## [WORK TASK]
Retype exactly the lines that run from the line with "A hexagonal number" to the final line of the entries, keeping both ends and nothing else.

(Stored items)
----------------

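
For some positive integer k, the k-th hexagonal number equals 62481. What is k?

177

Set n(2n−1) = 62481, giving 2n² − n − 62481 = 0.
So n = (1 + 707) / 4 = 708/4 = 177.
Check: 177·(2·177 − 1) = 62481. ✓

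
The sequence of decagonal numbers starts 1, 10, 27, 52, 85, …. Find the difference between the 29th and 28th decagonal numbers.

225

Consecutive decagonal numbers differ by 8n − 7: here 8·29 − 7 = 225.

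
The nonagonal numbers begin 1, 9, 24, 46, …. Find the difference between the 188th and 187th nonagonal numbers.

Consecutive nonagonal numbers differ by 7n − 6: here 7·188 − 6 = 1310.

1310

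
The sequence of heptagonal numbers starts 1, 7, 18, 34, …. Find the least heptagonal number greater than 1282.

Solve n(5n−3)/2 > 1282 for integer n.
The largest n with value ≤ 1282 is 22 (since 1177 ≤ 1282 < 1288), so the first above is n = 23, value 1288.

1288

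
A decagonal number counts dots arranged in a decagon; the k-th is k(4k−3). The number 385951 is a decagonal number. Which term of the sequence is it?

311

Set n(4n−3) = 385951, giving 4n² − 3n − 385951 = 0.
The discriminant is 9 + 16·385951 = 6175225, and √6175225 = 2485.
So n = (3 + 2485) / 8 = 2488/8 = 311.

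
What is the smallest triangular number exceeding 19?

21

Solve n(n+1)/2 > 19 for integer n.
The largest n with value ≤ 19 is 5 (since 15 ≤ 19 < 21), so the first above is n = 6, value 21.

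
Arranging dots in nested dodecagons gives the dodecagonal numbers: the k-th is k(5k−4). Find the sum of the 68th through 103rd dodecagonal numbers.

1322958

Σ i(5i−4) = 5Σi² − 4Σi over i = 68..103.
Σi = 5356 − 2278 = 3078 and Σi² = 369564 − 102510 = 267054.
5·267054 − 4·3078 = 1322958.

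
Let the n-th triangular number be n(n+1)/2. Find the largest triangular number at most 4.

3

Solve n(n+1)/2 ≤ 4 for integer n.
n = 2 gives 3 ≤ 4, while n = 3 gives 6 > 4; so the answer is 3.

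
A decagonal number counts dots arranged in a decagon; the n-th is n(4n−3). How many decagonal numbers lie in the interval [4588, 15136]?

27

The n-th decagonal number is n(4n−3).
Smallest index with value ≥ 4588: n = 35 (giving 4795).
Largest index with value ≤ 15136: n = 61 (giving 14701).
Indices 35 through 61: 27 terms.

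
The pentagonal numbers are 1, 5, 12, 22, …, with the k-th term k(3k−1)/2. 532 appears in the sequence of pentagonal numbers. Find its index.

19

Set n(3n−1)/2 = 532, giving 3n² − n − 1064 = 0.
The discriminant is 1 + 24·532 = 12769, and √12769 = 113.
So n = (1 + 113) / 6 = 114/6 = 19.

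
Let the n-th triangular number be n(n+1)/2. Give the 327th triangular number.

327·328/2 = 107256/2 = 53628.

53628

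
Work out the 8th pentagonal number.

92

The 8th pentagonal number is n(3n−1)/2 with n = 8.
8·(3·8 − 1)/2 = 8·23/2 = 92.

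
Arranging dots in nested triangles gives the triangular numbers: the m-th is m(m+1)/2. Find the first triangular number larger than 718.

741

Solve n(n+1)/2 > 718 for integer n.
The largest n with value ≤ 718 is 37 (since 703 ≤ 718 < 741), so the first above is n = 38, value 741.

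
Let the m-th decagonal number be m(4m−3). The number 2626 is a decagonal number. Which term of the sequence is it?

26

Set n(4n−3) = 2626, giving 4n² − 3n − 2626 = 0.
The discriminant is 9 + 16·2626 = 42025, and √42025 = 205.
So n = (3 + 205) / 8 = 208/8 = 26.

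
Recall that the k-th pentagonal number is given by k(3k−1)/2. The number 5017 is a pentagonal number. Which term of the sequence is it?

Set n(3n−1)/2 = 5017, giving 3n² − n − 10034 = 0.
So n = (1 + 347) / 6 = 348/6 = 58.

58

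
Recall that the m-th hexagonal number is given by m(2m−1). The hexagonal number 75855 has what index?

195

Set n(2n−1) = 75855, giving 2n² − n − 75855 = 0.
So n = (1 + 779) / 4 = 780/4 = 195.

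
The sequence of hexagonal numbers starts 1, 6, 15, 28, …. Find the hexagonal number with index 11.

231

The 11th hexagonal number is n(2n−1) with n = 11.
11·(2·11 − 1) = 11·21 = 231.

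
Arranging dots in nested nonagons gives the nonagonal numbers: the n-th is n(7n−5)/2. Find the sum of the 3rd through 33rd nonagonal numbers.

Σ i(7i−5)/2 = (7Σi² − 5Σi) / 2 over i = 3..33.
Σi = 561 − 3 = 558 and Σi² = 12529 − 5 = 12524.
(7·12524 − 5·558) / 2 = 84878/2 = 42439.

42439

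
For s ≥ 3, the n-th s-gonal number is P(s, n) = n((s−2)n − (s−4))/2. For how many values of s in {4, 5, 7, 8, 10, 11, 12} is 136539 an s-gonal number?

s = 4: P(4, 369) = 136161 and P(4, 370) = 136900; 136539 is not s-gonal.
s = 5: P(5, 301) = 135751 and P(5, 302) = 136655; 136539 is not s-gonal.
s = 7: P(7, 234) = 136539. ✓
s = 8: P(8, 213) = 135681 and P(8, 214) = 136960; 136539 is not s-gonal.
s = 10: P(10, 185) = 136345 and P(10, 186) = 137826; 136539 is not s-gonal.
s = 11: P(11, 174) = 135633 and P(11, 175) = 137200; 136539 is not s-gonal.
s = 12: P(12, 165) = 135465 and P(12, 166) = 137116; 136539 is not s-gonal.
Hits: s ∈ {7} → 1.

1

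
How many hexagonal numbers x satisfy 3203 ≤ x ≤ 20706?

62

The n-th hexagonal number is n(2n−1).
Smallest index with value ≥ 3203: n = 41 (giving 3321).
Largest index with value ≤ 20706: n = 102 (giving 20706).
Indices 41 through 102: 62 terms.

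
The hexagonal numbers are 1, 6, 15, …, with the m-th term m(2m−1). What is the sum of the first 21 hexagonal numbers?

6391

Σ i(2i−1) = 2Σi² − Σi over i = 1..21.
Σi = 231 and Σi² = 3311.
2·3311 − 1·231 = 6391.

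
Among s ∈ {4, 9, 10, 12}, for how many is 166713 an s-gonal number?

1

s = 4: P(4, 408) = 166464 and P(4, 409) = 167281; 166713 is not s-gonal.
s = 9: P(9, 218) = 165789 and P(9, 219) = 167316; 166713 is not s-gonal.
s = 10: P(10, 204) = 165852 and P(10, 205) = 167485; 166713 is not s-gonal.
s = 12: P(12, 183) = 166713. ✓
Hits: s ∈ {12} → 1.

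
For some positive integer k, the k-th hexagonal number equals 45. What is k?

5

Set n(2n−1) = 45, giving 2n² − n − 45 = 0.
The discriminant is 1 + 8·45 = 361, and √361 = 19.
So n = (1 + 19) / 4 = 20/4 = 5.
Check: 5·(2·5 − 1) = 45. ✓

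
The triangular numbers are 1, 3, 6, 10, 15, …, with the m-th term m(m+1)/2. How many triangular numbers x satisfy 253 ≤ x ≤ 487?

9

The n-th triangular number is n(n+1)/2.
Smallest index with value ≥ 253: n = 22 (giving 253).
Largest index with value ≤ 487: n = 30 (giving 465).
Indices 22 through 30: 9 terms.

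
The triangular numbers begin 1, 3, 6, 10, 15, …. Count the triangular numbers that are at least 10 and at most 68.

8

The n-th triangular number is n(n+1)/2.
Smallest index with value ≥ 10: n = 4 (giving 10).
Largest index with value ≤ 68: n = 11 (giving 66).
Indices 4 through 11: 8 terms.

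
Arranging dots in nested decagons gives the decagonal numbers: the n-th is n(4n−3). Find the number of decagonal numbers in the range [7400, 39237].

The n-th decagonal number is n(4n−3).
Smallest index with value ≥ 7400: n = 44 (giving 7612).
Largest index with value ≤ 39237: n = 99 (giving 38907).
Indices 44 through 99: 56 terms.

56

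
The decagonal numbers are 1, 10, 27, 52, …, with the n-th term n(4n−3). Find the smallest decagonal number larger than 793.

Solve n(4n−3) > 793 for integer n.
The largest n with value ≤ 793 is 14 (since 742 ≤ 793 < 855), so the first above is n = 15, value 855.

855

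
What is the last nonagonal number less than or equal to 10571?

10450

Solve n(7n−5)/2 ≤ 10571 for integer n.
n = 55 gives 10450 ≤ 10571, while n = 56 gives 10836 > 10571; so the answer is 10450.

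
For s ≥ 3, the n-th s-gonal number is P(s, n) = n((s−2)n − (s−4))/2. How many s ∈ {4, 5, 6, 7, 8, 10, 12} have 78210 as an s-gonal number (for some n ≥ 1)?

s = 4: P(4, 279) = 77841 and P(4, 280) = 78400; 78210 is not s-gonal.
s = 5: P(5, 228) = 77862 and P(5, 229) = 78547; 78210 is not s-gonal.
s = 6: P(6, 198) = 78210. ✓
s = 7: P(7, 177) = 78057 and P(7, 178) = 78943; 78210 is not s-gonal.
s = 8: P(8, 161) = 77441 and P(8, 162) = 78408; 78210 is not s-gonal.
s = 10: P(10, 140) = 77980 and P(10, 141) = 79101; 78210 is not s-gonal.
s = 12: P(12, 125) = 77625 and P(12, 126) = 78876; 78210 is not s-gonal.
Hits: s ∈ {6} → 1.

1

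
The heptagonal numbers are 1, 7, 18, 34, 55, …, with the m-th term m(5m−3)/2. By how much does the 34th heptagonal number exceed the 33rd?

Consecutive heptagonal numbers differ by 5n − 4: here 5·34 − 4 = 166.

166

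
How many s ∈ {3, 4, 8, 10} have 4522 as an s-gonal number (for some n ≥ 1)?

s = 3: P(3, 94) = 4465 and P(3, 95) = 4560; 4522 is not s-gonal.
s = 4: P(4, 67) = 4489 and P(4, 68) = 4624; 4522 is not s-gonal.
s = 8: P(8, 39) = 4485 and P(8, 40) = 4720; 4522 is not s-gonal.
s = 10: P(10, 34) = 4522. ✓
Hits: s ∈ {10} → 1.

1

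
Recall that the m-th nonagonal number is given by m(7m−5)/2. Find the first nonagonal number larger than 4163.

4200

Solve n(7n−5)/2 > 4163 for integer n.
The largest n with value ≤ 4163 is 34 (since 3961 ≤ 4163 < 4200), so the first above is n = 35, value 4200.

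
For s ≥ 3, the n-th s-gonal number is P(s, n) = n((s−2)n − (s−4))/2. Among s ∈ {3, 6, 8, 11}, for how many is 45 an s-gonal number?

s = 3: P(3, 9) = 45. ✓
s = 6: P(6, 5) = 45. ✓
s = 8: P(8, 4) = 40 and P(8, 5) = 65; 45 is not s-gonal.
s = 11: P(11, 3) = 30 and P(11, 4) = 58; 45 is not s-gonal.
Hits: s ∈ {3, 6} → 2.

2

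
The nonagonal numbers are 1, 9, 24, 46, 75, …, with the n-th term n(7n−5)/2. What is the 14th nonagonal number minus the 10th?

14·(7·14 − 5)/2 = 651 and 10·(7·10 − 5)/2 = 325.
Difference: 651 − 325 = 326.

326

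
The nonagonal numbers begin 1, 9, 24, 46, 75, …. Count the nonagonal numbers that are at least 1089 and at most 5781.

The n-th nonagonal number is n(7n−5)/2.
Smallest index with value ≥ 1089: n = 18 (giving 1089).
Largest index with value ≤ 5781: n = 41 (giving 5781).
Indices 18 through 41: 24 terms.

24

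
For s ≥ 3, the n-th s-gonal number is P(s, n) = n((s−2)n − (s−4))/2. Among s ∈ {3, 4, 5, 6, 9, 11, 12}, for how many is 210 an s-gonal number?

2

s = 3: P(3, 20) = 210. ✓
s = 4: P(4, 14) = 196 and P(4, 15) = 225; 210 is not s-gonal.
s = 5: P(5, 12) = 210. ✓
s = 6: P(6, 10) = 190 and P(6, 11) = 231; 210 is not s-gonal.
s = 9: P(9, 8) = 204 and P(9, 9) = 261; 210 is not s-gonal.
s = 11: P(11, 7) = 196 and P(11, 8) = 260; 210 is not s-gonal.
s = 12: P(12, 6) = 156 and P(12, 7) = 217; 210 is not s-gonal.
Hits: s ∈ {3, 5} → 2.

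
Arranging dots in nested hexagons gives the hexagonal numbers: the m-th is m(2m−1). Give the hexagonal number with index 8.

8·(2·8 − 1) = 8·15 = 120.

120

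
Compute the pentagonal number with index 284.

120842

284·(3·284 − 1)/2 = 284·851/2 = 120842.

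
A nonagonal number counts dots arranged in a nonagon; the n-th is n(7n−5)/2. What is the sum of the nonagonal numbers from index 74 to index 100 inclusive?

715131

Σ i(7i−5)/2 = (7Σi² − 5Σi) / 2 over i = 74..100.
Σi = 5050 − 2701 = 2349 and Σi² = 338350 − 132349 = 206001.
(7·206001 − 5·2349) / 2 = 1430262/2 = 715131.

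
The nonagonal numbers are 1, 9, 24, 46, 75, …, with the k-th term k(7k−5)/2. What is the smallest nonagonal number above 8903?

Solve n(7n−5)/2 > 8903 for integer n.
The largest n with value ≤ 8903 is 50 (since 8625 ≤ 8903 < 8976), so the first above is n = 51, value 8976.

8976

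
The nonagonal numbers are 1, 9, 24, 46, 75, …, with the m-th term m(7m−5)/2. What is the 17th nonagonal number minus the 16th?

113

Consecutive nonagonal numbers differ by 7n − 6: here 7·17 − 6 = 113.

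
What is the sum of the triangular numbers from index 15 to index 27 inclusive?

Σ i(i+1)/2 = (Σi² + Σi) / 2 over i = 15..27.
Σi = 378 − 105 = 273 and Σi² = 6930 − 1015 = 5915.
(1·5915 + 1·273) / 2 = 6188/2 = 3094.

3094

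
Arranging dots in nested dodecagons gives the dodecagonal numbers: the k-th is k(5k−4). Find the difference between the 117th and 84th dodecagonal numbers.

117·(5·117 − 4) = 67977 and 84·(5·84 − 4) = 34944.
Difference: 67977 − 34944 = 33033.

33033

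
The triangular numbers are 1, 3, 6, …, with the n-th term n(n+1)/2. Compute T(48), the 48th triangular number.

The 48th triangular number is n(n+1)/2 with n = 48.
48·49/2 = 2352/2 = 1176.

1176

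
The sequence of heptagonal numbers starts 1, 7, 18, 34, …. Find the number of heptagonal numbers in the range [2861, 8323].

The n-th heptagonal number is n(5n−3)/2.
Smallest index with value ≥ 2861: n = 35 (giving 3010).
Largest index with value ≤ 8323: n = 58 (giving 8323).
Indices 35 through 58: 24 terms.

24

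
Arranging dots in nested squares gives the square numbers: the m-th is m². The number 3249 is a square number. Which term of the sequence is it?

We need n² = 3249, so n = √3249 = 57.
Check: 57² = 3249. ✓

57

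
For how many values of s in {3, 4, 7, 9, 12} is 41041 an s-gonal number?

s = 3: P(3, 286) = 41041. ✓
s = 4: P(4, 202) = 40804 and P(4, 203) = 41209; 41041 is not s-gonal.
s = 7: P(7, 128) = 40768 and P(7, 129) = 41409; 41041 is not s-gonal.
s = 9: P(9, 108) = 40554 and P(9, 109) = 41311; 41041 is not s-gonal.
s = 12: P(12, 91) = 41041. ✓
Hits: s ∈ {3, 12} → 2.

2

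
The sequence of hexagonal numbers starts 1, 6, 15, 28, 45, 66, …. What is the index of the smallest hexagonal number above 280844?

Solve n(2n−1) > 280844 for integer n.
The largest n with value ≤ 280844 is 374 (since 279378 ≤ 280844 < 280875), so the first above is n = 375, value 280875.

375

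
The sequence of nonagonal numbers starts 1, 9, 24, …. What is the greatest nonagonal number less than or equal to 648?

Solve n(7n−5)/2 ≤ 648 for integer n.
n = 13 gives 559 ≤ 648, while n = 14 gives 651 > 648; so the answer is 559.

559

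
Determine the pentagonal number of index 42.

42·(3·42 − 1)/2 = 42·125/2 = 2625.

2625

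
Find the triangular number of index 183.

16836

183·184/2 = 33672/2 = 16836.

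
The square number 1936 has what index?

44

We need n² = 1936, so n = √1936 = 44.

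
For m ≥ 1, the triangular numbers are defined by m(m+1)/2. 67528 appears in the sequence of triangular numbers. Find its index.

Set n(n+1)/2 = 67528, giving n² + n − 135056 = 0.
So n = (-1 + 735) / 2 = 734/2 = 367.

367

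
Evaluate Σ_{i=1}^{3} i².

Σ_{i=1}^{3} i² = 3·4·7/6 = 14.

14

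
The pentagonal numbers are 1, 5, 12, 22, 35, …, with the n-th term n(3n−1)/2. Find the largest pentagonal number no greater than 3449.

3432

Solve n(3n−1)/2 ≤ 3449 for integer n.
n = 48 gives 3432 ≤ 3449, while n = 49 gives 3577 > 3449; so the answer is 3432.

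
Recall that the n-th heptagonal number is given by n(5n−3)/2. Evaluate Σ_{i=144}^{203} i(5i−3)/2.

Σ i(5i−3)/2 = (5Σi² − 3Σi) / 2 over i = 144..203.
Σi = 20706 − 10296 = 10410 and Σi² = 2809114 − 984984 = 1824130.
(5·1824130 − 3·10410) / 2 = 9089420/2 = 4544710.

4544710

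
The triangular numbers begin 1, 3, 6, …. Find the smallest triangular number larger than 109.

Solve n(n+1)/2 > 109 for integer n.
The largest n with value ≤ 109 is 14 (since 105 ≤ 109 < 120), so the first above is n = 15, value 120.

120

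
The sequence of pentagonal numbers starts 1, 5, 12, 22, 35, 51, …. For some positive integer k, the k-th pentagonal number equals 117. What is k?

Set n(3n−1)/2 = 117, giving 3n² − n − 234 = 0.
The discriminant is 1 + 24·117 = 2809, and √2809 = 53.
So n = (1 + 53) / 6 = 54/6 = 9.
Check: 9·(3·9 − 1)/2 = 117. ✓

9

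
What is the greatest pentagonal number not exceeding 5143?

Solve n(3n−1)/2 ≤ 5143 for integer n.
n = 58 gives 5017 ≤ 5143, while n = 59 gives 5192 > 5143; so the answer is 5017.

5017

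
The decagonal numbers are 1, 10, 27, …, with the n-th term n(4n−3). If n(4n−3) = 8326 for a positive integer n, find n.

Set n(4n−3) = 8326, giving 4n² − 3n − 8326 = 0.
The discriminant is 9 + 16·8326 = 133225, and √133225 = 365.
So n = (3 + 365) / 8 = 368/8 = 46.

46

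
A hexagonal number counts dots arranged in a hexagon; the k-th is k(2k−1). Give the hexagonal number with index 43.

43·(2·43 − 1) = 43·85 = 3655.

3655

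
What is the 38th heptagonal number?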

----------------

## [WRITTEN RESPONSE]
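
A hexagonal number counts dots arranged in a hexagon; the k-th is k(2k−1). Give the hexagonal number with index 43.

43·(2·43 − 1) = 43·85 = 3655.

3655

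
What is the 38th heptagonal number?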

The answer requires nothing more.